**What you should do:** The required output is the whole listing below, unchanged.

**Exercise material:**
________

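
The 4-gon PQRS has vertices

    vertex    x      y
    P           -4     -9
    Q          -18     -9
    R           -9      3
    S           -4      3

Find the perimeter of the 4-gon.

|PQ| = √((-14)² + (0)²) = √196 = 14
|QR| = √((9)² + (12)²) = √225 = 15
|RS| = √((5)² + (0)²) = √25 = 5
|SP| = √((0)² + (-12)²) = √144 = 12
Perimeter = 14 + 15 + 5 + 12 = 46.

46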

________

**Response area:**
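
The 4-gon PQRS has vertices

    vertex    x      y
    P           -4     -9
    Q          -18     -9
    R           -9      3
    S           -4      3

Find the perimeter of the 4-gon.

|PQ| = √((-14)² + (0)²) = √196 = 14
|QR| = √((9)² + (12)²) = √225 = 15
|RS| = √((5)² + (0)²) = √25 = 5
|SP| = √((0)² + (-12)²) = √144 = 12
Perimeter = 14 + 15 + 5 + 12 = 46.

46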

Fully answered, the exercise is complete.